Establish the number of lines below that contain the string "scoping". State that number alone.

Collected data entries
►

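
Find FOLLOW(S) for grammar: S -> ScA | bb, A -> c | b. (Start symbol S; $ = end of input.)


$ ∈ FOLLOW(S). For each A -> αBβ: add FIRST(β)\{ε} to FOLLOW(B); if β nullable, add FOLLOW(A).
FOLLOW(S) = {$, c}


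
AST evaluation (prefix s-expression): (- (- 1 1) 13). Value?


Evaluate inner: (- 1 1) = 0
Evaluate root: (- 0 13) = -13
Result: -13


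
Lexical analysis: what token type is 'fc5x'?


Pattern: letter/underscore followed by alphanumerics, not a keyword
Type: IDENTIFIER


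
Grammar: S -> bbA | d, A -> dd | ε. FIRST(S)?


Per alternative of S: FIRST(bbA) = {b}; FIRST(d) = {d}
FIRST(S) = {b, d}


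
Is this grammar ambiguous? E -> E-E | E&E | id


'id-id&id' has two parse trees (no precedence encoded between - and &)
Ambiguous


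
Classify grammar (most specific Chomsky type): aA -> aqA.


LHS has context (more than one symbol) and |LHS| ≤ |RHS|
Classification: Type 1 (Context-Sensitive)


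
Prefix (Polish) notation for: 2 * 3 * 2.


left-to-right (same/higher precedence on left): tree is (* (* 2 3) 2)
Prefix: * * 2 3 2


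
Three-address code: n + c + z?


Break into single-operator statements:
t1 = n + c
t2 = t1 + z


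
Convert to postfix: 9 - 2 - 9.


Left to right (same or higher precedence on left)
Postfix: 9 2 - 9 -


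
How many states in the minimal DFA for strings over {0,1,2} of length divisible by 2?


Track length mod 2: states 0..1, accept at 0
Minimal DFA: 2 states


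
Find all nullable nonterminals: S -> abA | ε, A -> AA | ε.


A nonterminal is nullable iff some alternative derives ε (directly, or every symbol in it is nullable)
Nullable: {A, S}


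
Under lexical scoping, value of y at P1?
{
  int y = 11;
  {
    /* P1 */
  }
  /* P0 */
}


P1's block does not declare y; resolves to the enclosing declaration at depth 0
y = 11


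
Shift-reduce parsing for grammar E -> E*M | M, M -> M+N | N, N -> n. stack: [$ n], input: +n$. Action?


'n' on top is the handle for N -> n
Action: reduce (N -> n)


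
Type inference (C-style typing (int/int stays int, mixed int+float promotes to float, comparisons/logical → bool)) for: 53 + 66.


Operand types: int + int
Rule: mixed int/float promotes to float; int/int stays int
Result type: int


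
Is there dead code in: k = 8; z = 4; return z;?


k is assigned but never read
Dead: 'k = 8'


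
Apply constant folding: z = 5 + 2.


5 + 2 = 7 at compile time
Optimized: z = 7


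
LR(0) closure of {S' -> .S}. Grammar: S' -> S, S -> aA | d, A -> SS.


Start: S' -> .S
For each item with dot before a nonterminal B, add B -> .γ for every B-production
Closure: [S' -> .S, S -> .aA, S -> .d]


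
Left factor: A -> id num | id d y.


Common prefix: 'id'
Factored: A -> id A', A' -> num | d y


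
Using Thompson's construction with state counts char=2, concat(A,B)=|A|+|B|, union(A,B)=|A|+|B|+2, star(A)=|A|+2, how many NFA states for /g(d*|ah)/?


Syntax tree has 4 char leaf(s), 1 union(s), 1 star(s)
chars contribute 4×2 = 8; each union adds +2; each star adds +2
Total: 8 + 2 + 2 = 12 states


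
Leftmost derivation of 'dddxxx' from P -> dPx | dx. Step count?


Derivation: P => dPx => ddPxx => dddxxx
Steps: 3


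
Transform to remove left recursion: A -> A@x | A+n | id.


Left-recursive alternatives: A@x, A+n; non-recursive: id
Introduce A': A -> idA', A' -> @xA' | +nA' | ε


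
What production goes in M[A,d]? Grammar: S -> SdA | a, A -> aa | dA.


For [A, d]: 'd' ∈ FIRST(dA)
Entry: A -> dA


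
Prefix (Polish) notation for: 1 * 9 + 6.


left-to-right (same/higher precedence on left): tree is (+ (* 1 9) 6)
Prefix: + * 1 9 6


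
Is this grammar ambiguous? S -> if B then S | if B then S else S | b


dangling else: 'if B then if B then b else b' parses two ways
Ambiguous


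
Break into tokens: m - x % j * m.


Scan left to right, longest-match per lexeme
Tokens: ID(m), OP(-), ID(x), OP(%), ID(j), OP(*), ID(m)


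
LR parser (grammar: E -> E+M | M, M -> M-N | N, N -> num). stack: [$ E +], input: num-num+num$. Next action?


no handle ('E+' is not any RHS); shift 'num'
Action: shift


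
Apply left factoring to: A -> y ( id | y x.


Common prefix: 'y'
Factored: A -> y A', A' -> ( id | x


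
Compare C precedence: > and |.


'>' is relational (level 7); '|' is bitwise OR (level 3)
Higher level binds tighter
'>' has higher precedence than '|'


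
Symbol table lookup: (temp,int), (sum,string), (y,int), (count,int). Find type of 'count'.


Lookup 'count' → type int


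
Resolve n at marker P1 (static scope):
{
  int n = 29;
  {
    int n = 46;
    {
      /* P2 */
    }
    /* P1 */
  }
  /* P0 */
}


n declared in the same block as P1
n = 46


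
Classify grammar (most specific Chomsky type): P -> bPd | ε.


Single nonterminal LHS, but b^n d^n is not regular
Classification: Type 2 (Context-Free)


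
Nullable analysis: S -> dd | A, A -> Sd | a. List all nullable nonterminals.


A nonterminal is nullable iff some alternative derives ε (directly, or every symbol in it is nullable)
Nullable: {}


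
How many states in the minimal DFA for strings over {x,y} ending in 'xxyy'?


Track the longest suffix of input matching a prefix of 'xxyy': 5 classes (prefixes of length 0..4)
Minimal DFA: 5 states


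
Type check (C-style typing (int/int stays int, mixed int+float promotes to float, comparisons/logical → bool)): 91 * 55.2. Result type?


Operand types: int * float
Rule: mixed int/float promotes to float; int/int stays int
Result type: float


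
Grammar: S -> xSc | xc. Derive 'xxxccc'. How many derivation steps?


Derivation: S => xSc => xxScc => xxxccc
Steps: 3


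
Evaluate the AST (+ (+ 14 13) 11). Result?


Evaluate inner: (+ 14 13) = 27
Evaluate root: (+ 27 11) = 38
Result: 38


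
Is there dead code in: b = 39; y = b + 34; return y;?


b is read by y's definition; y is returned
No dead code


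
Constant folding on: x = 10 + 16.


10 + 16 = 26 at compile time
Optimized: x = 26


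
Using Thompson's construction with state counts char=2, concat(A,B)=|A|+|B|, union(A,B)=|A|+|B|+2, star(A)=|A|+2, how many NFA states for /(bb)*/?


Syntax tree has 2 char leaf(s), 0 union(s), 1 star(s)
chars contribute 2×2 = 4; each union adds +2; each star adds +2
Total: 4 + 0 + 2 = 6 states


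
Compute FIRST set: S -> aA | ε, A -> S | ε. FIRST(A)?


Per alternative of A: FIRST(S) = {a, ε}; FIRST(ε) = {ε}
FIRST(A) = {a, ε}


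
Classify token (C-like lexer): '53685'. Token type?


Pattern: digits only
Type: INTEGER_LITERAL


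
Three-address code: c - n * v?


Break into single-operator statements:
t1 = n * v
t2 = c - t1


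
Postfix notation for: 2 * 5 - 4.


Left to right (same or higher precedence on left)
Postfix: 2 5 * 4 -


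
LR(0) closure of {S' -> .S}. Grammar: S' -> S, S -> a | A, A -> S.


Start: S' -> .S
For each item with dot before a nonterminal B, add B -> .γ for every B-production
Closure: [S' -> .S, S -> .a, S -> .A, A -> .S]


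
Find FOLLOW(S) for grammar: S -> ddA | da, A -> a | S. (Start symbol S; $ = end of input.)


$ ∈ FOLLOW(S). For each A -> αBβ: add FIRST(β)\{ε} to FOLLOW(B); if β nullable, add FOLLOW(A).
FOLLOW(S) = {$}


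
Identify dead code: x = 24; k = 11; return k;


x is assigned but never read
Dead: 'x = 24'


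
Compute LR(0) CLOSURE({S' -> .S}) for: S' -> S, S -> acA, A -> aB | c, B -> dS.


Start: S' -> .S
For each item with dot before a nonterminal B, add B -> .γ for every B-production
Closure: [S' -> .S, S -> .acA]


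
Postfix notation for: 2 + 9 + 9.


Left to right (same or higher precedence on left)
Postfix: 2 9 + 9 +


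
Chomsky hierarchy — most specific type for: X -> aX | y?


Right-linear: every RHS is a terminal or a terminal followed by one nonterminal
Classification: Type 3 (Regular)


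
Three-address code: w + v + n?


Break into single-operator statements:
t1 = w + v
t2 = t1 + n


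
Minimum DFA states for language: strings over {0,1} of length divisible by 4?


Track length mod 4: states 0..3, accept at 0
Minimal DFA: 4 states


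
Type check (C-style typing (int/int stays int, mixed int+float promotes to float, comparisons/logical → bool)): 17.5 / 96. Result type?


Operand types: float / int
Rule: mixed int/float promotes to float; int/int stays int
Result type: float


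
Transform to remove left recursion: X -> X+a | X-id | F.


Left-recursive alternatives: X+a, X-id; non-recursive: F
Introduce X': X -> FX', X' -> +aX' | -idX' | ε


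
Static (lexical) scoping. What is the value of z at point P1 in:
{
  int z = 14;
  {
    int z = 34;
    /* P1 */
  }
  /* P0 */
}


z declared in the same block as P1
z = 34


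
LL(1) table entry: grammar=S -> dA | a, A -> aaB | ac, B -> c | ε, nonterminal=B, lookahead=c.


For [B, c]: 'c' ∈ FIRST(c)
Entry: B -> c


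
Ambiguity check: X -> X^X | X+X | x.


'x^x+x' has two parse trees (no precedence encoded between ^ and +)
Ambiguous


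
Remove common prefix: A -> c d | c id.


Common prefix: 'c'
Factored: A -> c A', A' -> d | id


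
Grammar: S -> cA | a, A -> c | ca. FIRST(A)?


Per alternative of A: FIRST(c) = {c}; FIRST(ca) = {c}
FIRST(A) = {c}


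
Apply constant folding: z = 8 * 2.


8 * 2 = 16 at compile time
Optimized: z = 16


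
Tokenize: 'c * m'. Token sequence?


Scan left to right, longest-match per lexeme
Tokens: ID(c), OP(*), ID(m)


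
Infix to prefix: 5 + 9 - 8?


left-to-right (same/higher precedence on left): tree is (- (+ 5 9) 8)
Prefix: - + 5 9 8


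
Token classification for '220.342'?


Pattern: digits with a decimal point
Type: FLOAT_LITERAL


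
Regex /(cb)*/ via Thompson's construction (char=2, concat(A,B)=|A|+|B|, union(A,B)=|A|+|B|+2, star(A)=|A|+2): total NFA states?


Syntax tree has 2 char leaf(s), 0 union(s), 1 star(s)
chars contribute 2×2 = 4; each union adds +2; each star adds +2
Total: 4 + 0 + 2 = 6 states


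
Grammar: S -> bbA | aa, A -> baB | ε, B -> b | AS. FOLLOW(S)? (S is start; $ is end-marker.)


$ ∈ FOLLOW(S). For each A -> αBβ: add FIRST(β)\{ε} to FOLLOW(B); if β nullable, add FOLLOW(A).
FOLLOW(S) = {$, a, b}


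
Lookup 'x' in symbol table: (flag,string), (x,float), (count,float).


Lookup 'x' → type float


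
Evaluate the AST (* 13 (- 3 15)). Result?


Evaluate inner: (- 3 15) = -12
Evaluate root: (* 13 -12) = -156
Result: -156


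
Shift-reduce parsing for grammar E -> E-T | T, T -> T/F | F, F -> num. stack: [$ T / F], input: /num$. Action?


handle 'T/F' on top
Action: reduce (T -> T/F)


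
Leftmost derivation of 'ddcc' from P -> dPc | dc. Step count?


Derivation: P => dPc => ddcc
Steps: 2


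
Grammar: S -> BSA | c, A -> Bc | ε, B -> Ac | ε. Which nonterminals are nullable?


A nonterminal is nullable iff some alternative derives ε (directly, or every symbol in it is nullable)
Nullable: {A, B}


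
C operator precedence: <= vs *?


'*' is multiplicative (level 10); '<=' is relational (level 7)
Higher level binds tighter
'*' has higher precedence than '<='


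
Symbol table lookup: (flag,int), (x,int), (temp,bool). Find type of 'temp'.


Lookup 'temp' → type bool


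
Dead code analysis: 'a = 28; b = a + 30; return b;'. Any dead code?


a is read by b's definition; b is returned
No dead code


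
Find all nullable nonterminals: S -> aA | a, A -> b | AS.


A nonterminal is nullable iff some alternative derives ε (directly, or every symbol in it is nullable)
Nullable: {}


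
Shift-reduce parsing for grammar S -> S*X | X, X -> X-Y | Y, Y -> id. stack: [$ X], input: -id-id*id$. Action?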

◄

### Reply
2